TASK ITEM: Below are the records. Gather each line that holds "with".

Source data
• • •

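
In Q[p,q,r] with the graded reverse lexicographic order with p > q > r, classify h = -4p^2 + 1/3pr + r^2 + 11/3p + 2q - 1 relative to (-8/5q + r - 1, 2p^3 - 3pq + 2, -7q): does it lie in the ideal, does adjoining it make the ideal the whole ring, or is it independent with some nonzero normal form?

Adjoining -4p^2 + 1/3pr + r^2 + 11/3p + 2q - 1 makes the ideal the whole ring: the system is inconsistent.

First compute the reduced Gröbner basis of I by Buchberger's algorithm.
f_1 = -8/5q + r - 1, LT = q.
f_2 = 2p^3 - 3pq + 2, LT = p^3.
f_3 = -7q, LT = q.

S(f_1,f_2): leading monomials are coprime, so the S-polynomial reduces to 0 (Buchberger's first criterion).
S(f_1,f_3): lcm = q. S = -5/8r + 5/8.
  leading term r: no divisor's leading term divides it; move -5/8r to the remainder.
  leading term 1: no divisor's leading term divides it; move 5/8 to the remainder.
  remainder -5/8r + 5/8 ≠ 0; add k_4 = -5/8r + 5/8 to the basis.

S(f_2,f_3): leading monomials are coprime, so the S-polynomial reduces to 0 (Buchberger's first criterion).
S(f_1,k_4): leading monomials are coprime, so the S-polynomial reduces to 0 (Buchberger's first criterion).
S(f_2,k_4): leading monomials are coprime, so the S-polynomial reduces to 0 (Buchberger's first criterion).
S(f_3,k_4): leading monomials are coprime, so the S-polynomial reduces to 0 (Buchberger's first criterion).
Every S-polynomial of the final basis reduces to 0, so we have a Gröbner basis.
Inter-reduce: drop elements whose leading term is divisible by another's, tail-reduce, and make monic.
Reduced Gröbner basis: {p^3 + 1, q, r - 1}.
Label its elements g_1 = p^3 + 1, g_2 = q, g_3 = r - 1.

Reduce h = -4p^2 + 1/3pr + r^2 + 11/3p + 2q - 1 modulo G:
  leading term p^2: no divisor's leading term divides it; move -4p^2 to the remainder.
  leading term pr: subtract (1/3p)·g_3 from 1/3pr + r^2 + 11/3p + 2q - 1 → r^2 + 4p + 2q - 1
  leading term r^2: subtract (r)·g_3 from r^2 + 4p + 2q - 1 → 4p + 2q + r - 1
  leading term p: no divisor's leading term divides it; move 4p to the remainder.
  leading term q: subtract (2)·g_2 from 2q + r - 1 → r - 1
  leading term r: subtract (1)·g_3 from r - 1 → 0
  normal form = -4p^2 + 4p.
The normal form is nonzero, so h ∉ I. Since h minus its normal form lies in I, I + (h) = I + (n) where n = -4p^2 + 4p; decide whether this ideal is the whole ring.
Run Buchberger on G together with n (pairs among the g_i already reduce to 0 since G is a Gröbner basis):
g_1 = p^3 + 1, LT = p^3.
g_2 = q, LT = q.
g_3 = r - 1, LT = r.
n = -4p^2 + 4p, LT = p^2.

S(g_1,g_2): leading monomials are coprime, so the S-polynomial reduces to 0 (Buchberger's first criterion).
S(g_1,g_3): leading monomials are coprime, so the S-polynomial reduces to 0 (Buchberger's first criterion).
S(g_1,n): lcm = p^3. S = p^2 + 1.
  leading term p^2: subtract (-1/4)·n from p^2 + 1 → p + 1
  leading term p: no divisor's leading term divides it; move p to the remainder.
  leading term 1: no divisor's leading term divides it; move 1 to the remainder.
  remainder p + 1 ≠ 0; add m_5 = p + 1 to the basis.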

• • •

ANSWER FOR THIS EXERCISE:
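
In Q[p,q,r] with the graded reverse lexicographic order with p > q > r, classify h = -4p^2 + 1/3pr + r^2 + 11/3p + 2q - 1 relative to (-8/5q + r - 1, 2p^3 - 3pq + 2, -7q): does it lie in the ideal, does adjoining it make the ideal the whole ring, or is it independent with some nonzero normal form?
Run Buchberger on G together with n (pairs among the g_i already reduce to 0 since G is a Gröbner basis):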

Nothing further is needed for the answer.